== Task to carry out ==
Exact output of all the records is required.

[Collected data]
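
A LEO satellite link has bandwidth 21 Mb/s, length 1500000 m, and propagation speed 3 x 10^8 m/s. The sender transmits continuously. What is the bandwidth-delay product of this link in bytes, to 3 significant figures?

13100 bytes

Propagation delay = 1500000 / 300000000 = 0.005 s.
BDP = R × t_prop = 21000000 × 0.005 = 105000 bits.
In bytes: 105000/8 = 13100 bytes.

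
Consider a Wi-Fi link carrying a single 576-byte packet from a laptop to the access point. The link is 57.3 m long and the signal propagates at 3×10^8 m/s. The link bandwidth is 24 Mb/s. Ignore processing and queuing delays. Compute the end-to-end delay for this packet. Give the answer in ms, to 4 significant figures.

L = 576 × 8 = 4608 bits.
Transmission delay = L/R = 4608 / 24000000 = 0.192 ms.
Propagation delay = d/s = 57.3 m / 300000000 m/s = 0.000191 ms.
Total = 0.1922 ms.

0.1922 ms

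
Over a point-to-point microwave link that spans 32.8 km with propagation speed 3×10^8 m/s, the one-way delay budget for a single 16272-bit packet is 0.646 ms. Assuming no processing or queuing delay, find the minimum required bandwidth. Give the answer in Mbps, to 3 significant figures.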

== Solved exercise ==
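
A LEO satellite link has bandwidth 21 Mb/s, length 1500000 m, and propagation speed 3 x 10^8 m/s. The sender transmits continuously. What is the bandwidth-delay product of this link in bytes, to 3 significant figures?

13100 bytes

Propagation delay = 1500000 / 300000000 = 0.005 s.
BDP = R × t_prop = 21000000 × 0.005 = 105000 bits.
In bytes: 105000/8 = 13100 bytes.

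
Consider a Wi-Fi link carrying a single 576-byte packet from a laptop to the access point. The link is 57.3 m long and the signal propagates at 3×10^8 m/s. The link bandwidth is 24 Mb/s. Ignore processing and queuing delays. Compute the end-to-end delay for this packet. Give the answer in ms, to 4 significant figures.

L = 576 × 8 = 4608 bits.
Transmission delay = L/R = 4608 / 24000000 = 0.192 ms.
Propagation delay = d/s = 57.3 m / 300000000 m/s = 0.000191 ms.
Total = 0.1922 ms.

0.1922 ms

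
Over a point-to-point microwave link that spans 32.8 km with propagation speed 3×10^8 m/s, the one-way delay budget for a single 16272-bit packet is 0.646 ms. Assuming no processing or queuing delay, find the minimum required bandwidth. Give the answer in Mbps, to 3 significant figures.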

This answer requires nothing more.